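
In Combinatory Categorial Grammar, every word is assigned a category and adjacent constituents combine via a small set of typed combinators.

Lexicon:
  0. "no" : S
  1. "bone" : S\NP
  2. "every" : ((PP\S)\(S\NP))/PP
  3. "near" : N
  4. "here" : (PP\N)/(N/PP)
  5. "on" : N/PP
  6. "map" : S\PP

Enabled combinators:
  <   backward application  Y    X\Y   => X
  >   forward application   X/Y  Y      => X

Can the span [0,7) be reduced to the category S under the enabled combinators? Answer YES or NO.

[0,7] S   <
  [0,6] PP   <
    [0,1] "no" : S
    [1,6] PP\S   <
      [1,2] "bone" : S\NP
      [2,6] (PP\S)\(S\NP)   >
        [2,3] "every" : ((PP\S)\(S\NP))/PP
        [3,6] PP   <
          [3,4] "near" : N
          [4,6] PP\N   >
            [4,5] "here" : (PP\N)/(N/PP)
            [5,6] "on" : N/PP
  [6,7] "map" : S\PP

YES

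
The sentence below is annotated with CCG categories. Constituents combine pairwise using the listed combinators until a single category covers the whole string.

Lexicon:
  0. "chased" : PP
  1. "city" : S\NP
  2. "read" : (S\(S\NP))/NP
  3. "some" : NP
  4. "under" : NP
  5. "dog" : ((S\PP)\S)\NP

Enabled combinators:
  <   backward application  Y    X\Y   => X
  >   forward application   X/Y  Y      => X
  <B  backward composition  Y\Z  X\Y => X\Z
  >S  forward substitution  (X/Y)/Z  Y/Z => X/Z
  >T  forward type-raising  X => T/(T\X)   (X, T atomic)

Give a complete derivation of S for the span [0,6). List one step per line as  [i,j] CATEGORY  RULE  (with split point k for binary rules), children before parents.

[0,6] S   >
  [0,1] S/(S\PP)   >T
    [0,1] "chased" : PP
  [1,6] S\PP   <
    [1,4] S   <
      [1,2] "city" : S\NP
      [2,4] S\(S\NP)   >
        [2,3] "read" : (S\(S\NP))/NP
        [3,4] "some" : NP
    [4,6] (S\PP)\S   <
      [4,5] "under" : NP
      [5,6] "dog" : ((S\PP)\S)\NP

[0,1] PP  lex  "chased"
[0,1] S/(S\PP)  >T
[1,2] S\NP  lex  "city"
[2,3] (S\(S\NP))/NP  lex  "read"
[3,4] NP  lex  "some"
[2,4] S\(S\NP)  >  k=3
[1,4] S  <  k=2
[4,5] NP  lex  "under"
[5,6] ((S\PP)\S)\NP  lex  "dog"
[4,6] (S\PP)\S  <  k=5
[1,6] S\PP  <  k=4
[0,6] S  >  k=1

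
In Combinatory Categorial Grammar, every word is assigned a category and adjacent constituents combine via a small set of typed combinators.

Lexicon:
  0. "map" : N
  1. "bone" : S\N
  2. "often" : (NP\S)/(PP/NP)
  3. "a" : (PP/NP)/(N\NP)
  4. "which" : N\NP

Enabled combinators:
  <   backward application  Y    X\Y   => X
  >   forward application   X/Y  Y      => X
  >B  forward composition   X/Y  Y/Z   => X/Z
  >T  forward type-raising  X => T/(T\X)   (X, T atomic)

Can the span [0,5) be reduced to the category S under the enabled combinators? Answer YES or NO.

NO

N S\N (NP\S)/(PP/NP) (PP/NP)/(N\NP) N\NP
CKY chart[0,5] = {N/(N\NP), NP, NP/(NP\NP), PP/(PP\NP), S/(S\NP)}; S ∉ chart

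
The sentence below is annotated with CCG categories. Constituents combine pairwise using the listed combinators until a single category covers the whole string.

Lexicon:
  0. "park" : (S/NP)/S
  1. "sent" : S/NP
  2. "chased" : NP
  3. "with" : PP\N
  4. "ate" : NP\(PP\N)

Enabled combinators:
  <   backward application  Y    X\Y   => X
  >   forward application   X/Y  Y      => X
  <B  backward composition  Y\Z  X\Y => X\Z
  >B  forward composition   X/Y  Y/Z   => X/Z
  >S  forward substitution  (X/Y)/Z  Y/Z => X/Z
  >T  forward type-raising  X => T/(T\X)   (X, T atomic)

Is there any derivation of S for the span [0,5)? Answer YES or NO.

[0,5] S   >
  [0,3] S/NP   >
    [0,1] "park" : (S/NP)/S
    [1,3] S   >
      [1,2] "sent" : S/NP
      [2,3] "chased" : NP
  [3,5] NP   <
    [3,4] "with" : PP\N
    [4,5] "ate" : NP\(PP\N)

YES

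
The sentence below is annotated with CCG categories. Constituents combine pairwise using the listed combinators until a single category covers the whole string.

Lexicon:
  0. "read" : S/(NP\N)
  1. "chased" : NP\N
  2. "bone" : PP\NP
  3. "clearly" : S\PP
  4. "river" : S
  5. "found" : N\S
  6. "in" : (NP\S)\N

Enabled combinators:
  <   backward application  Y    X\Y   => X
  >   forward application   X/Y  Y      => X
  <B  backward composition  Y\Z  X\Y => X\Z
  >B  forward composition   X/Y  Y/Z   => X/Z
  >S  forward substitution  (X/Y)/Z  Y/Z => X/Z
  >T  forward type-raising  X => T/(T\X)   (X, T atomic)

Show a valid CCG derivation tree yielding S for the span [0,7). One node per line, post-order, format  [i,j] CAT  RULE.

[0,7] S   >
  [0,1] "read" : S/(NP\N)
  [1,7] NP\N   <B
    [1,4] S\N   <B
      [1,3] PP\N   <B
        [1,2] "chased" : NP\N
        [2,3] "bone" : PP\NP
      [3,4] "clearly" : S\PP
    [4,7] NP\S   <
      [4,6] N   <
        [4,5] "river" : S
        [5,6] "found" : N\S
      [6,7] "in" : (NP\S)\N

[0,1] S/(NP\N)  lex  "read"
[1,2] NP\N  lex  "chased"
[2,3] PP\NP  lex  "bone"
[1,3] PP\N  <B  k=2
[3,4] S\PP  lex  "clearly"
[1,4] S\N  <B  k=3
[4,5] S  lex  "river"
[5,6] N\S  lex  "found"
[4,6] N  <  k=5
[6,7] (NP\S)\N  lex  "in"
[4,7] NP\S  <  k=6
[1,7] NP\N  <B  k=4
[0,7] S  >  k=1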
####################
TASK TO CARRY OUT:
Could you copy out all the material word for word?

WRITTEN RESPONSE:
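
In Combinatory Categorial Grammar, every word is assigned a category and adjacent constituents combine via a small set of typed combinators.

Lexicon:
  0. "no" : S
  1. "bone" : S\NP
  2. "every" : ((PP\S)\(S\NP))/PP
  3. "near" : N
  4. "here" : (PP\N)/(N/PP)
  5. "on" : N/PP
  6. "map" : S\PP

Enabled combinators:
  <   backward application  Y    X\Y   => X
  >   forward application   X/Y  Y      => X

Can the span [0,7) be reduced to the category S under the enabled combinators? Answer YES or NO.

[0,7] S   <
  [0,6] PP   <
    [0,1] "no" : S
    [1,6] PP\S   <
      [1,2] "bone" : S\NP
      [2,6] (PP\S)\(S\NP)   >
        [2,3] "every" : ((PP\S)\(S\NP))/PP
        [3,6] PP   <
          [3,4] "near" : N
          [4,6] PP\N   >
            [4,5] "here" : (PP\N)/(N/PP)
            [5,6] "on" : N/PP
  [6,7] "map" : S\PP

YES

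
The sentence below is annotated with CCG categories. Constituents combine pairwise using the listed combinators until a single category covers the whole string.

Lexicon:
  0. "chased" : PP
  1. "city" : S\NP
  2. "read" : (S\(S\NP))/NP
  3. "some" : NP
  4. "under" : NP
  5. "dog" : ((S\PP)\S)\NP

Enabled combinators:
  <   backward application  Y    X\Y   => X
  >   forward application   X/Y  Y      => X
  <B  backward composition  Y\Z  X\Y => X\Z
  >S  forward substitution  (X/Y)/Z  Y/Z => X/Z
  >T  forward type-raising  X => T/(T\X)   (X, T atomic)

Give a complete derivation of S for the span [0,6). List one step per line as  [i,j] CATEGORY  RULE  (with split point k for binary rules), children before parents.

[0,6] S   >
  [0,1] S/(S\PP)   >T
    [0,1] "chased" : PP
  [1,6] S\PP   <
    [1,4] S   <
      [1,2] "city" : S\NP
      [2,4] S\(S\NP)   >
        [2,3] "read" : (S\(S\NP))/NP
        [3,4] "some" : NP
    [4,6] (S\PP)\S   <
      [4,5] "under" : NP
      [5,6] "dog" : ((S\PP)\S)\NP

[0,1] PP  lex  "chased"
[0,1] S/(S\PP)  >T
[1,2] S\NP  lex  "city"
[2,3] (S\(S\NP))/NP  lex  "read"
[3,4] NP  lex  "some"
[2,4] S\(S\NP)  >  k=3
[1,4] S  <  k=2
[4,5] NP  lex  "under"
[5,6] ((S\PP)\S)\NP  lex  "dog"
[4,6] (S\PP)\S  <  k=5
[1,6] S\PP  <  k=4
[0,6] S  >  k=1

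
In Combinatory Categorial Grammar, every word is assigned a category and adjacent constituents combine via a small set of typed combinators.

Lexicon:
  0. "map" : N
  1. "bone" : S\N
  2. "often" : (NP\S)/(PP/NP)
  3. "a" : (PP/NP)/(N\NP)
  4. "which" : N\NP

Enabled combinators:
  <   backward application  Y    X\Y   => X
  >   forward application   X/Y  Y      => X
  >B  forward composition   X/Y  Y/Z   => X/Z
  >T  forward type-raising  X => T/(T\X)   (X, T atomic)

Can the span [0,5) be reduced to the category S under the enabled combinators? Answer YES or NO.

NO

N S\N (NP\S)/(PP/NP) (PP/NP)/(N\NP) N\NP
CKY chart[0,5] = {N/(N\NP), NP, NP/(NP\NP), PP/(PP\NP), S/(S\NP)}; S ∉ chart

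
The sentence below is annotated with CCG categories. Constituents combine pairwise using the listed combinators until a single category covers the whole string.

Lexicon:
  0. "park" : (S/NP)/S
  1. "sent" : S/NP
  2. "chased" : NP
  3. "with" : PP\N
  4. "ate" : NP\(PP\N)

Enabled combinators:
  <   backward application  Y    X\Y   => X
  >   forward application   X/Y  Y      => X
  <B  backward composition  Y\Z  X\Y => X\Z
  >B  forward composition   X/Y  Y/Z   => X/Z
  >S  forward substitution  (X/Y)/Z  Y/Z => X/Z
  >T  forward type-raising  X => T/(T\X)   (X, T atomic)

Is there any derivation of S for the span [0,5)? Answer YES or NO.

[0,5] S   >
  [0,3] S/NP   >
    [0,1] "park" : (S/NP)/S
    [1,3] S   >
      [1,2] "sent" : S/NP
      [2,3] "chased" : NP
  [3,5] NP   <
    [3,4] "with" : PP\N
    [4,5] "ate" : NP\(PP\N)

YES

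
The sentence below is annotated with CCG categories. Constituents combine pairwise using the listed combinators until a single category covers the whole string.

Lexicon:
  0. "read" : S/(NP\N)
  1. "chased" : NP\N
  2. "bone" : PP\NP
  3. "clearly" : S\PP
  4. "river" : S
  5. "found" : N\S
  6. "in" : (NP\S)\N

Enabled combinators:
  <   backward application  Y    X\Y   => X
  >   forward application   X/Y  Y      => X
  <B  backward composition  Y\Z  X\Y => X\Z
  >B  forward composition   X/Y  Y/Z   => X/Z
  >S  forward substitution  (X/Y)/Z  Y/Z => X/Z
  >T  forward type-raising  X => T/(T\X)   (X, T atomic)

Show a valid CCG derivation tree yielding S for the span [0,7). One node per line, post-order, format  [i,j] CAT  RULE.

[0,7] S   >
  [0,1] "read" : S/(NP\N)
  [1,7] NP\N   <B
    [1,4] S\N   <B
      [1,3] PP\N   <B
        [1,2] "chased" : NP\N
        [2,3] "bone" : PP\NP
      [3,4] "clearly" : S\PP
    [4,7] NP\S   <
      [4,6] N   <
        [4,5] "river" : S
        [5,6] "found" : N\S
      [6,7] "in" : (NP\S)\N

[0,1] S/(NP\N)  lex  "read"
[1,2] NP\N  lex  "chased"
[2,3] PP\NP  lex  "bone"
[1,3] PP\N  <B  k=2
[3,4] S\PP  lex  "clearly"
[1,4] S\N  <B  k=3
[4,5] S  lex  "river"
[5,6] N\S  lex  "found"
[4,6] N  <  k=5
[6,7] (NP\S)\N  lex  "in"
[4,7] NP\S  <  k=6
[1,7] NP\N  <B  k=4
[0,7] S  >  k=1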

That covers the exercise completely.